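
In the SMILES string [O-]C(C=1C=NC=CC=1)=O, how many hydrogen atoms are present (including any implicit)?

Hydrogens are implicit in SMILES; fill each atom to its normal valence:
  4 × C (aromatic): 1 H each → 4
  1 × C (aromatic): no H
  1 × C: no H
  1 × N (aromatic): no H
  1 × O: no H
  1 × O (charge -1): no H
  Total hydrogens = 4.

4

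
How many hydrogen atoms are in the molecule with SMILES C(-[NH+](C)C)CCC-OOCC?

20

Hydrogens are implicit in SMILES; fill each atom to its normal valence:
  5 × C: 2 H each → 10
  3 × C: 3 H each → 9
  2 × O: no H
  1 × N (charge +1): 1 H
  Total hydrogens = 20.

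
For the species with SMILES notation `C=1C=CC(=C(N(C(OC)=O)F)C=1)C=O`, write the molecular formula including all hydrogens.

Heavy atoms from the SMILES: 9 C, 1 F, 1 N, 3 O.
Implicit hydrogens by atom environment:
  4 × C (aromatic): 1 H each → 4
  3 × O: no H
  2 × C (aromatic): no H
  1 × C: 3 H
  1 × C: 1 H
  1 × C: no H
  1 × F: no H
  1 × N: no H
  Total hydrogens = 8.
Molecular formula: C9H8FNO3

C9H8FNO3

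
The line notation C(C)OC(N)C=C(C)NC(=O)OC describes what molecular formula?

C8H16N2O3

Heavy atoms from the SMILES: 8 C, 2 N, 3 O.
Implicit hydrogens by atom environment:
  3 × C: 3 H each → 9
  3 × O: no H
  2 × C: 1 H each → 2
  2 × C: no H
  1 × C: 2 H
  1 × N: 2 H
  1 × N: 1 H
  Total hydrogens = 16.
Molecular formula: C8H16N2O3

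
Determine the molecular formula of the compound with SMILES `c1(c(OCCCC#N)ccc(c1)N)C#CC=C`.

Heavy atoms from the SMILES: 14 C, 2 N, 1 O.
Implicit hydrogens by atom environment:
  4 × C: 2 H each → 8
  3 × C (aromatic): 1 H each → 3
  3 × C (aromatic): no H
  3 × C: no H
  1 × C: 1 H
  1 × N: 2 H
  1 × N: no H
  1 × O: no H
  Total hydrogens = 14.
Molecular formula: C14H14N2O

C14H14N2O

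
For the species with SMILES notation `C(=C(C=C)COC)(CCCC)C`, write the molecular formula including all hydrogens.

C11H20O

Heavy atoms from the SMILES: 11 C, 1 O.
Implicit hydrogens by atom environment:
  5 × C: 2 H each → 10
  3 × C: 3 H each → 9
  2 × C: no H
  1 × C: 1 H
  1 × O: no H
  Total hydrogens = 20.
Molecular formula: C11H20O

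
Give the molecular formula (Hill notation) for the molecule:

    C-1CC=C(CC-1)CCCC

C10H18

Heavy atoms from the SMILES: 10 C.
Implicit hydrogens by atom environment:
  7 × C: 2 H each → 14
  1 × C: 3 H
  1 × C: 1 H
  1 × C: no H
  Total hydrogens = 18.
Molecular formula: C10H18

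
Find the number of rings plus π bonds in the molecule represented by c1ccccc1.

Molecular formula from the SMILES: C6H6.
DoU = (2C + 2 + N − H − X)/2 = (2·6 + 2 + 0 − 6 − 0)/2 = 8/2 = 4.
(Structurally: 1 ring(s) + 3 π bond(s) = 4.)

4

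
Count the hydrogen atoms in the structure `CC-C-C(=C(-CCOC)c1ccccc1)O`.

20

Hydrogens are implicit in SMILES; fill each atom to its normal valence:
  5 × C (aromatic): 1 H each → 5
  4 × C: 2 H each → 8
  2 × C: 3 H each → 6
  2 × C: no H
  1 × C (aromatic): no H
  1 × O: 1 H
  1 × O: no H
  Total hydrogens = 20.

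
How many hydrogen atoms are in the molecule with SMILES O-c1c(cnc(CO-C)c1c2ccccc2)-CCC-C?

Hydrogens are implicit in SMILES; fill each atom to its normal valence:
  6 × C (aromatic): 1 H each → 6
  5 × C (aromatic): no H
  4 × C: 2 H each → 8
  2 × C: 3 H each → 6
  1 × N (aromatic): no H
  1 × O: 1 H
  1 × O: no H
  Total hydrogens = 21.

21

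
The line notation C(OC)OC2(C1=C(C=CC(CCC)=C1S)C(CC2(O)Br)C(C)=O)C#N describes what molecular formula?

C18H22BrNO4S

Heavy atoms from the SMILES: 1 Br, 18 C, 1 N, 4 O, 1 S.
Implicit hydrogens by atom environment:
  4 × C: 2 H each → 8
  4 × C (aromatic): no H
  4 × C: no H
  3 × C: 3 H each → 9
  3 × O: no H
  2 × C (aromatic): 1 H each → 2
  1 × Br: no H
  1 × C: 1 H
  1 × N: no H
  1 × O: 1 H
  1 × S: 1 H
  Total hydrogens = 22.
Molecular formula: C18H22BrNO4S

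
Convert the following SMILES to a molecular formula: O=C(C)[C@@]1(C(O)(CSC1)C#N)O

Heavy atoms from the SMILES: 7 C, 1 N, 3 O, 1 S.
Implicit hydrogens by atom environment:
  4 × C: no H
  2 × C: 2 H each → 4
  2 × O: 1 H each → 2
  1 × C: 3 H
  1 × N: no H
  1 × O: no H
  1 × S: no H
  Total hydrogens = 9.
Molecular formula: C7H9NO3S

C7H9NO3S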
^^^^^^^^^^^^^^^^
== Problem details ==
Repeat the data above in full, word for word.

== Task answer ==
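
In the SMILES string [O-]C(C=1C=NC=CC=1)=O, how many hydrogen atoms are present (including any implicit)?

Hydrogens are implicit in SMILES; fill each atom to its normal valence:
  4 × C (aromatic): 1 H each → 4
  1 × C (aromatic): no H
  1 × C: no H
  1 × N (aromatic): no H
  1 × O: no H
  1 × O (charge -1): no H
  Total hydrogens = 4.

4

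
How many hydrogen atoms are in the molecule with SMILES C(-[NH+](C)C)CCC-OOCC?

20

Hydrogens are implicit in SMILES; fill each atom to its normal valence:
  5 × C: 2 H each → 10
  3 × C: 3 H each → 9
  2 × O: no H
  1 × N (charge +1): 1 H
  Total hydrogens = 20.

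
For the species with SMILES notation `C=1C=CC(=C(N(C(OC)=O)F)C=1)C=O`, write the molecular formula including all hydrogens.

Heavy atoms from the SMILES: 9 C, 1 F, 1 N, 3 O.
Implicit hydrogens by atom environment:
  4 × C (aromatic): 1 H each → 4
  3 × O: no H
  2 × C (aromatic): no H
  1 × C: 3 H
  1 × C: 1 H
  1 × C: no H
  1 × F: no H
  1 × N: no H
  Total hydrogens = 8.
Molecular formula: C9H8FNO3

C9H8FNO3

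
The line notation C(C)OC(N)C=C(C)NC(=O)OC describes what molecular formula?

C8H16N2O3

Heavy atoms from the SMILES: 8 C, 2 N, 3 O.
Implicit hydrogens by atom environment:
  3 × C: 3 H each → 9
  3 × O: no H
  2 × C: 1 H each → 2
  2 × C: no H
  1 × C: 2 H
  1 × N: 2 H
  1 × N: 1 H
  Total hydrogens = 16.
Molecular formula: C8H16N2O3

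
Determine the molecular formula of the compound with SMILES `c1(c(OCCCC#N)ccc(c1)N)C#CC=C`.

Heavy atoms from the SMILES: 14 C, 2 N, 1 O.
Implicit hydrogens by atom environment:
  4 × C: 2 H each → 8
  3 × C (aromatic): 1 H each → 3
  3 × C (aromatic): no H
  3 × C: no H
  1 × C: 1 H
  1 × N: 2 H
  1 × N: no H
  1 × O: no H
  Total hydrogens = 14.
Molecular formula: C14H14N2O

C14H14N2O

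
For the species with SMILES notation `C(=C(C=C)COC)(CCCC)C`, write the molecular formula including all hydrogens.

C11H20O

Heavy atoms from the SMILES: 11 C, 1 O.
Implicit hydrogens by atom environment:
  5 × C: 2 H each → 10
  3 × C: 3 H each → 9
  2 × C: no H
  1 × C: 1 H
  1 × O: no H
  Total hydrogens = 20.
Molecular formula: C11H20O

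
Give the molecular formula (Hill notation) for the molecule:

    C-1CC=C(CC-1)CCCC

C10H18

Heavy atoms from the SMILES: 10 C.
Implicit hydrogens by atom environment:
  7 × C: 2 H each → 14
  1 × C: 3 H
  1 × C: 1 H
  1 × C: no H
  Total hydrogens = 18.
Molecular formula: C10H18

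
Find the number of rings plus π bonds in the molecule represented by c1ccccc1.

Molecular formula from the SMILES: C6H6.
DoU = (2C + 2 + N − H − X)/2 = (2·6 + 2 + 0 − 6 − 0)/2 = 8/2 = 4.
(Structurally: 1 ring(s) + 3 π bond(s) = 4.)

4

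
Count the hydrogen atoms in the structure `CC-C-C(=C(-CCOC)c1ccccc1)O`.

20

Hydrogens are implicit in SMILES; fill each atom to its normal valence:
  5 × C (aromatic): 1 H each → 5
  4 × C: 2 H each → 8
  2 × C: 3 H each → 6
  2 × C: no H
  1 × C (aromatic): no H
  1 × O: 1 H
  1 × O: no H
  Total hydrogens = 20.

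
How many hydrogen atoms are in the molecule with SMILES O-c1c(cnc(CO-C)c1c2ccccc2)-CCC-C?

Hydrogens are implicit in SMILES; fill each atom to its normal valence:
  6 × C (aromatic): 1 H each → 6
  5 × C (aromatic): no H
  4 × C: 2 H each → 8
  2 × C: 3 H each → 6
  1 × N (aromatic): no H
  1 × O: 1 H
  1 × O: no H
  Total hydrogens = 21.

21

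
The line notation C(OC)OC2(C1=C(C=CC(CCC)=C1S)C(CC2(O)Br)C(C)=O)C#N describes what molecular formula?

C18H22BrNO4S

Heavy atoms from the SMILES: 1 Br, 18 C, 1 N, 4 O, 1 S.
Implicit hydrogens by atom environment:
  4 × C: 2 H each → 8
  4 × C (aromatic): no H
  4 × C: no H
  3 × C: 3 H each → 9
  3 × O: no H
  2 × C (aromatic): 1 H each → 2
  1 × Br: no H
  1 × C: 1 H
  1 × N: no H
  1 × O: 1 H
  1 × S: 1 H
  Total hydrogens = 22.
Molecular formula: C18H22BrNO4S

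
Convert the following SMILES to a molecular formula: O=C(C)[C@@]1(C(O)(CSC1)C#N)O

Heavy atoms from the SMILES: 7 C, 1 N, 3 O, 1 S.
Implicit hydrogens by atom environment:
  4 × C: no H
  2 × C: 2 H each → 4
  2 × O: 1 H each → 2
  1 × C: 3 H
  1 × N: no H
  1 × O: no H
  1 × S: no H
  Total hydrogens = 9.
Molecular formula: C7H9NO3S

C7H9NO3S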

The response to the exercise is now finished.